» **Exercise data**
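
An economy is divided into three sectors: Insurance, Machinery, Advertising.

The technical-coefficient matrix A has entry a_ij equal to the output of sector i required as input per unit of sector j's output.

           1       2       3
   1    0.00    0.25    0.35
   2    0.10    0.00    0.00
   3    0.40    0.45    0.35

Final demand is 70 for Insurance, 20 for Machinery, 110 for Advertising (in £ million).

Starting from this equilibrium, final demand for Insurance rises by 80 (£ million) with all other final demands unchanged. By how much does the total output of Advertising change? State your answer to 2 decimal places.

Δx_3 = 74.48

I − A =
  [   1.00    -0.25    -0.35]
  [  -0.10     1.00     0.00]
  [  -0.40    -0.45     0.65]
Cofactors of I−A, C_ij = (−1)^(i+j)·(minor ij) (rows/columns in the sector order above):
  C_11 = (1.00)(0.65) − (0.00)(-0.45) = 0.6500
  C_12 = −[(-0.10)(0.65) − (0.00)(-0.40)] = 0.0650
  C_13 = (-0.10)(-0.45) − (1.00)(-0.40) = 0.4450
  C_21 = −[(-0.25)(0.65) − (-0.35)(-0.45)] = 0.3200
  C_22 = (1.00)(0.65) − (-0.35)(-0.40) = 0.5100
  C_23 = −[(1.00)(-0.45) − (-0.25)(-0.40)] = 0.5500
  C_31 = (-0.25)(0.00) − (-0.35)(1.00) = 0.3500
  C_32 = −[(1.00)(0.00) − (-0.35)(-0.10)] = 0.0350
  C_33 = (1.00)(1.00) − (-0.25)(-0.10) = 0.9750
det(I−A) = Σ_j (I−A)_1j·C_1j = (1.00)(0.6500) + (-0.25)(0.0650) + (-0.35)(0.4450) = 0.4780
adj(I−A) = Cᵀ =
  [ 0.6500   0.3200   0.3500]
  [ 0.0650   0.5100   0.0350]
  [ 0.4450   0.5500   0.9750]
(I − A)⁻¹ = adj(I−A) / det(I−A) ≈
  [   1.3598     0.6695     0.7322]
  [   0.1360     1.0669     0.0732]
  [   0.9310     1.1506     2.0397]
Δx = (I − A)⁻¹ Δd with Δd having +80 in the Insurance component and 0 elsewhere.
So Δx_3 = L_31 · (+80), where L_31 = adj(I−A)_31 / det(I−A) = 0.4450 / 0.4780.
Δx_3 = 0.4450 × (+80) / 0.4780 = 35.60 / 0.4780 ≈ 74.48.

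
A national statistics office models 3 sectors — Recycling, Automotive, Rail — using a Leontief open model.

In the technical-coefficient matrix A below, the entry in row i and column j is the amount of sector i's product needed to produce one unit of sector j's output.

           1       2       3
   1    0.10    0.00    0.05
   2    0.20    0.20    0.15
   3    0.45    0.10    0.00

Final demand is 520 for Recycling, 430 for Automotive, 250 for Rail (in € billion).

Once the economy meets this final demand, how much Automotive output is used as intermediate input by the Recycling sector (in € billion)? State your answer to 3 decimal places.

z_21 = 122.284

I − A =
  [   0.90     0.00    -0.05]
  [  -0.20     0.80    -0.15]
  [  -0.45    -0.10     1.00]
Cofactors of I−A, C_ij = (−1)^(i+j)·(minor ij) (rows/columns in the sector order above):
  C_11 = (0.80)(1.00) − (-0.15)(-0.10) = 0.7850
  C_12 = −[(-0.20)(1.00) − (-0.15)(-0.45)] = 0.2675
  C_13 = (-0.20)(-0.10) − (0.80)(-0.45) = 0.3800
  C_21 = −[(0.00)(1.00) − (-0.05)(-0.10)] = 0.0050
  C_22 = (0.90)(1.00) − (-0.05)(-0.45) = 0.8775
  C_23 = −[(0.90)(-0.10) − (0.00)(-0.45)] = 0.0900
  C_31 = (0.00)(-0.15) − (-0.05)(0.80) = 0.0400
  C_32 = −[(0.90)(-0.15) − (-0.05)(-0.20)] = 0.1450
  C_33 = (0.90)(0.80) − (0.00)(-0.20) = 0.7200
det(I−A) = Σ_j (I−A)_1j·C_1j = (0.90)(0.7850) + (0.00)(0.2675) + (-0.05)(0.3800) = 0.6875
adj(I−A) = Cᵀ =
  [ 0.7850   0.0050   0.0400]
  [ 0.2675   0.8775   0.1450]
  [ 0.3800   0.0900   0.7200]
(I − A)⁻¹ = adj(I−A) / det(I−A) ≈
  [   1.1418     0.0073     0.0582]
  [   0.3891     1.2764     0.2109]
  [   0.5527     0.1309     1.0473]
First solve x = (I − A)⁻¹ d = adj(I−A)·d / det(I−A); in particular x_1 = (0.7850·520 + 0.0050·430 + 0.0400·250) / 0.6875 = 420.35 / 0.6875 ≈ 611.41818.
Intermediate flow from 2 to 1: z_21 = a_21 · x_1 = 0.20 × 420.35 / 0.6875 = 84.07 / 0.6875 ≈ 122.284.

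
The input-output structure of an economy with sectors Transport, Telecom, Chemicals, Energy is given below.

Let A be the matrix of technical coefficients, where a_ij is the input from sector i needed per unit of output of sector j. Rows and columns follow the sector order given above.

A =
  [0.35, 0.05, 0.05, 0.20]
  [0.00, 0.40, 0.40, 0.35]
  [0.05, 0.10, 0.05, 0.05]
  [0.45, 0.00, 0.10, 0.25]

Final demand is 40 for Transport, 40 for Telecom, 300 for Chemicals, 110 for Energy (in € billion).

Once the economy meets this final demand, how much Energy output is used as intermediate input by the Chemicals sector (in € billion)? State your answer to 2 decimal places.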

» **What to work on**
Precisely the lines between those holding "In the technical-coefficient" and "Final demand is 520", inclusive, are to be reproduced from the listing above, with nothing added.

» **Task response**
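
In the technical-coefficient matrix A below, the entry in row i and column j is the amount of sector i's product needed to produce one unit of sector j's output.

           1       2       3
   1    0.10    0.00    0.05
   2    0.20    0.20    0.15
   3    0.45    0.10    0.00

Final demand is 520 for Recycling, 430 for Automotive, 250 for Rail (in € billion).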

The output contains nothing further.